Description of the task -> Work out how many lines of the records hold the string "Meridian", and reply with that number alone.

:::

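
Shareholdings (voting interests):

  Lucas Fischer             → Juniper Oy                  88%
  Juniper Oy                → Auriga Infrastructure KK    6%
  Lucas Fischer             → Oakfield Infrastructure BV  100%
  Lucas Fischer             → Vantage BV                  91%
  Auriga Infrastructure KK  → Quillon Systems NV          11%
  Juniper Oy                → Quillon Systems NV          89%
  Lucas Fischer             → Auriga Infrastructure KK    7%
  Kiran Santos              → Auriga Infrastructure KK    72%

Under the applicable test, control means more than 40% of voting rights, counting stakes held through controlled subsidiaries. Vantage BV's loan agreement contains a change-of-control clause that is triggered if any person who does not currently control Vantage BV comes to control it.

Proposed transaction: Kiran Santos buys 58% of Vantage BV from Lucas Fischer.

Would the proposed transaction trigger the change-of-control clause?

Yes

The purchase adds only to Kiran's holdings (Lucas's stake shrinks), so Kiran is the only person who could newly come to control Vantage.
Kiran holds 72% of Auriga, so Kiran controls Auriga.
Neither Kiran nor any entity Kiran controls holds any voting interest in Vantage.
So before the transaction, Kiran does not control Vantage.
After the purchase, Kiran holds 58% of Vantage directly, and Lucas's stake falls to 33%.
Kiran holds 58% of Vantage, so Kiran controls Vantage.
Kiran did not control Vantage before and does after, so the clause is triggered.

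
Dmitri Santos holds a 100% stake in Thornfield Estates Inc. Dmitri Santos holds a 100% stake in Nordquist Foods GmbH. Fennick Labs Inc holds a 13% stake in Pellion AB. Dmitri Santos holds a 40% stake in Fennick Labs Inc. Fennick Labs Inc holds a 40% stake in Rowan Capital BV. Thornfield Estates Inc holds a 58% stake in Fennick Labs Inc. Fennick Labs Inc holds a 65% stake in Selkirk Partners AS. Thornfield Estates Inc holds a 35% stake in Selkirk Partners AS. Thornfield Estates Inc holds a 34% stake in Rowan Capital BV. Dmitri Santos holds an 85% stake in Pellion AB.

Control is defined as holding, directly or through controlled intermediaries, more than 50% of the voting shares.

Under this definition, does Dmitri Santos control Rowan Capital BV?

Yes

Dmitri holds 100% of Thornfield, so Dmitri controls Thornfield.
Dmitri and Thornfield together hold 40% + 58% = 98% of Fennick, so Dmitri controls Fennick.
Fennick and Thornfield together hold 40% + 34% = 74% of Rowan, so Dmitri controls Rowan.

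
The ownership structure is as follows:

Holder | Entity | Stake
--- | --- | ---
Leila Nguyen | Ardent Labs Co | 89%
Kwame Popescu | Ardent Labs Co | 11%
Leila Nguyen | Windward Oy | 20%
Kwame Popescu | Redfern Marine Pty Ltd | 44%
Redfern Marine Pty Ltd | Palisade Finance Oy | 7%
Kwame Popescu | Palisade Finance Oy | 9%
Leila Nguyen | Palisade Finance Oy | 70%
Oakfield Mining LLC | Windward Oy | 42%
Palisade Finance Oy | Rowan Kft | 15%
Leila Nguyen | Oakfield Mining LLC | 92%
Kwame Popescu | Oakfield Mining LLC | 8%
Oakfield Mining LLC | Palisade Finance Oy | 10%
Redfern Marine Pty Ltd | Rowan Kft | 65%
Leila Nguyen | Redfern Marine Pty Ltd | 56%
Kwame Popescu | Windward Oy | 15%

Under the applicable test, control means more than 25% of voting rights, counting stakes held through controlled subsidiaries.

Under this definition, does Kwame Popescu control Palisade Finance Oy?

Kwame holds 44% of Redfern, so Kwame controls Redfern.
Redfern holds 65% of Rowan, so Kwame controls Rowan.
In Palisade, Kwame's side holds only 7% + 9% = 16%, not > 25%.
So Kwame does not control Palisade.

No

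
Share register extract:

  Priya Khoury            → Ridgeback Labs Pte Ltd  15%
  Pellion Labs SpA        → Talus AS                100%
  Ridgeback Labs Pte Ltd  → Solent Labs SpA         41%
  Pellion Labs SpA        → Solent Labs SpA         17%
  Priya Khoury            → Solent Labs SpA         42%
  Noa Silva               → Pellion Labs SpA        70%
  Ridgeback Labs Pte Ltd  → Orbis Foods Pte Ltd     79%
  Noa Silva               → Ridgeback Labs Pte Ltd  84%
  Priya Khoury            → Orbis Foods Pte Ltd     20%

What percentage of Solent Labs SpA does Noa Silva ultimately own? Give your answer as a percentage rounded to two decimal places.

Noa reaches Solent along 2 paths.
Via Pellion: 70% × 17% = 11.9%.
Via Ridgeback: 84% × 41% = 34.44%.
Total: 11.9% + 34.44% = 46.34%.

46.34%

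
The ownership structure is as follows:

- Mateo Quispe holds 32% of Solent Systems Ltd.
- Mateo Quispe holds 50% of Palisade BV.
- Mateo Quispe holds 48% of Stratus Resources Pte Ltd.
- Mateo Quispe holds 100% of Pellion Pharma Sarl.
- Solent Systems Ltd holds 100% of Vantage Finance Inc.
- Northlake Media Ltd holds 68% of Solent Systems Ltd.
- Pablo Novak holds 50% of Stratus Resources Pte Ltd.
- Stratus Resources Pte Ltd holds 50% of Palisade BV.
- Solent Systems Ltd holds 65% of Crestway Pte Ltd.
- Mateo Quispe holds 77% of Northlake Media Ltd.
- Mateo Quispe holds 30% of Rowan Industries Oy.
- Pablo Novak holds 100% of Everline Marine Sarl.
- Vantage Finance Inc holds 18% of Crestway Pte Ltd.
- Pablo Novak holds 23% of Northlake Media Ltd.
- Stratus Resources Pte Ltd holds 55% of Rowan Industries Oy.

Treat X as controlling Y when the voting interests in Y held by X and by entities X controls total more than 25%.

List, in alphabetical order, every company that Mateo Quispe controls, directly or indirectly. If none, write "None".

Crestway Pte Ltd, Northlake Media Ltd, Palisade BV, Pellion Pharma Sarl, Rowan Industries Oy, Solent Systems Ltd, Stratus Resources Pte Ltd, Vantage Finance Inc

Mateo holds 48% of Stratus, so Mateo controls Stratus.
Mateo holds 77% of Northlake, so Mateo controls Northlake.
Northlake and Mateo together hold 68% + 32% = 100% of Solent, so Mateo controls Solent.
Mateo and Stratus together hold 50% + 50% = 100% of Palisade, so Mateo controls Palisade.
Mateo and Stratus together hold 30% + 55% = 85% of Rowan, so Mateo controls Rowan.
Solent holds 100% of Vantage, so Mateo controls Vantage.
Vantage and Solent together hold 18% + 65% = 83% of Crestway, so Mateo controls Crestway.
Mateo holds 100% of Pellion, so Mateo controls Pellion.
No other company's threshold is met.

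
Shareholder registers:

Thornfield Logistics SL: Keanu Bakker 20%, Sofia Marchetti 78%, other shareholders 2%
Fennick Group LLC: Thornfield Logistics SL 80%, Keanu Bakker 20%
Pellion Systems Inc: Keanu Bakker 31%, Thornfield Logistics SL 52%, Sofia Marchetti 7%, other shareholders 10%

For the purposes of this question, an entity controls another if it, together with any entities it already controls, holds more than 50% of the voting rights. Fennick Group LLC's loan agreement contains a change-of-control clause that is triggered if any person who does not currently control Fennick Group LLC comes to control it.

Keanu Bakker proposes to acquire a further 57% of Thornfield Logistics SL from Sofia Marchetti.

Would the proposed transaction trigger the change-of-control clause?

The purchase adds only to Keanu's holdings (Sofia's stake shrinks), so Keanu is the only person who could newly come to control Fennick.
Keanu's largest direct stake is 31% in Pellion, which does not meet the threshold, so Keanu controls no company.
In Fennick, Keanu's side holds only 20%, not > 50%.
So before the transaction, Keanu does not control Fennick.
After the purchase, Keanu's direct stake in Thornfield rises to 20% + 57% = 77%, and Sofia's stake falls to 21%.
Keanu holds 77% of Thornfield, so Keanu controls Thornfield.
Thornfield and Keanu together hold 80% + 20% = 100% of Fennick, so Keanu controls Fennick.
Keanu did not control Fennick before and does after, so the clause is triggered.

Yes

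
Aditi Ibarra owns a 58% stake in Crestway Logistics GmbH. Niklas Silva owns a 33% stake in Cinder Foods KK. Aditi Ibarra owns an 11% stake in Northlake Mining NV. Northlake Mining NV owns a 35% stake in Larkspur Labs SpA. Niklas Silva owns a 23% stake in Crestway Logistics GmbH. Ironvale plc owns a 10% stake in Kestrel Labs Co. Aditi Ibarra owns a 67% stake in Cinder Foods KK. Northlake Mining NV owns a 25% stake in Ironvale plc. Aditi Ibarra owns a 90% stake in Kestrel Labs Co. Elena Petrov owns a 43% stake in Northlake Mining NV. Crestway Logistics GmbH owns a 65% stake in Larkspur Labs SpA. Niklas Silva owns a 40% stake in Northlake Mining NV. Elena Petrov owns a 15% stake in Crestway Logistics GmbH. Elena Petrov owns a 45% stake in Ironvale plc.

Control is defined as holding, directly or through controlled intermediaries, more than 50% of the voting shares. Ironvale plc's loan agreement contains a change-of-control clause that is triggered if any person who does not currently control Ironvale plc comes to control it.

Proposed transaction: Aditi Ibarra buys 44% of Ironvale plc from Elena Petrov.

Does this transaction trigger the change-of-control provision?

The purchase adds only to Aditi's holdings (Elena's stake shrinks), so Aditi is the only person who could newly come to control Ironvale.
Aditi holds 58% of Crestway, so Aditi controls Crestway.
Aditi holds 67% of Cinder, so Aditi controls Cinder.
Aditi holds 90% of Kestrel, so Aditi controls Kestrel.
Crestway holds 65% of Larkspur, so Aditi controls Larkspur.
Neither Aditi nor any entity Aditi controls holds any voting interest in Ironvale.
So before the transaction, Aditi does not control Ironvale.
After the purchase, Aditi holds 44% of Ironvale directly, and Elena's stake falls to 1%.
After the transaction, Aditi's side holds 44% of Ironvale, not > 50%, so Aditi still does not control Ironvale.
No new person acquires control, so the clause is not triggered.

No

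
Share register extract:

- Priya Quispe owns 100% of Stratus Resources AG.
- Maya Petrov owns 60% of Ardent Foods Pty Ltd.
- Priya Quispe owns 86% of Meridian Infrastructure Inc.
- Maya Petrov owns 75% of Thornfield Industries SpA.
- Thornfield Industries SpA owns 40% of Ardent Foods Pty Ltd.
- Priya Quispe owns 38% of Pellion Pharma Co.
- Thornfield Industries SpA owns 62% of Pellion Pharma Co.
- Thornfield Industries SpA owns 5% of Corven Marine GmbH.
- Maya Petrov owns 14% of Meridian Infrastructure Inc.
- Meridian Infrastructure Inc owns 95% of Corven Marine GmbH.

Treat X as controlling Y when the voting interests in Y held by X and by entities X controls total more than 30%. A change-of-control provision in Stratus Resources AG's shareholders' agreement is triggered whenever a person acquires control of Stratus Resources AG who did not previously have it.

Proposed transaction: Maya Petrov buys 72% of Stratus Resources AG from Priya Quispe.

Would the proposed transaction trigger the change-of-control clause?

The purchase adds only to Maya's holdings (Priya's stake shrinks), so Maya is the only person who could newly come to control Stratus.
Maya holds 75% of Thornfield, so Maya controls Thornfield.
Thornfield and Maya together hold 40% + 60% = 100% of Ardent, so Maya controls Ardent.
Thornfield holds 62% of Pellion, so Maya controls Pellion.
Neither Maya nor any entity Maya controls holds any voting interest in Stratus.
So before the transaction, Maya does not control Stratus.
After the purchase, Maya holds 72% of Stratus directly, and Priya's stake falls to 28%.
Maya holds 72% of Stratus, so Maya controls Stratus.
Maya did not control Stratus before and does after, so the clause is triggered.

Yes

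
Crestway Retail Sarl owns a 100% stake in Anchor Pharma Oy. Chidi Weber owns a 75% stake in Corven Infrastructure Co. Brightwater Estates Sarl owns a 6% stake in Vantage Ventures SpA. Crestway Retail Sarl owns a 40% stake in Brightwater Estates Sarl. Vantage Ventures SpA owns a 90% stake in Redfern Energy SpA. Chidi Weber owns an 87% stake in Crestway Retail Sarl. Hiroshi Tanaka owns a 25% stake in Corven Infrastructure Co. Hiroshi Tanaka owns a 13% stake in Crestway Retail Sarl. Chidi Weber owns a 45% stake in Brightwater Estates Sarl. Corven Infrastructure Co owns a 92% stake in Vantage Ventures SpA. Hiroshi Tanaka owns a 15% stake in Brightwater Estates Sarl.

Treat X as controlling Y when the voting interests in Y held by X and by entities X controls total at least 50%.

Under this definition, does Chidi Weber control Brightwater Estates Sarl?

Yes

Chidi holds 87% of Crestway, so Chidi controls Crestway.
Crestway and Chidi together hold 40% + 45% = 85% of Brightwater, so Chidi controls Brightwater.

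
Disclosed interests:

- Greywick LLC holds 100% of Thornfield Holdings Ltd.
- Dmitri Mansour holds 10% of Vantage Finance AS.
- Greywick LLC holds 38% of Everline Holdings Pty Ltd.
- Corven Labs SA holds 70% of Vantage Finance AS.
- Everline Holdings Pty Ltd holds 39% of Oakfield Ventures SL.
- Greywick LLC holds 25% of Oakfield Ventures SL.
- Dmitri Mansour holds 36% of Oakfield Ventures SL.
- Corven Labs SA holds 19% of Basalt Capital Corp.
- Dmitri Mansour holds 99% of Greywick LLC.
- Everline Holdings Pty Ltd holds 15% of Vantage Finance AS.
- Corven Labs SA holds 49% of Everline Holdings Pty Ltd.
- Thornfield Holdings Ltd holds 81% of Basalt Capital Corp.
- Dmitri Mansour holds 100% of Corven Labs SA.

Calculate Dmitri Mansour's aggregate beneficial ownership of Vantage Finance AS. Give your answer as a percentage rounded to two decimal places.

Dmitri reaches Vantage along 4 paths.
Via Corven: 100% × 70% = 70%.
Via Corven → Everline: 100% × 49% × 15% = 7.35%.
Via Greywick → Everline: 99% × 38% × 15% = 5.643%.
Direct stake: 10% = 10%.
Total: 70% + 7.35% + 5.643% + 10% = 92.993%.
Rounded: 92.99%.

92.99%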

:::

Solution for this problem -> 3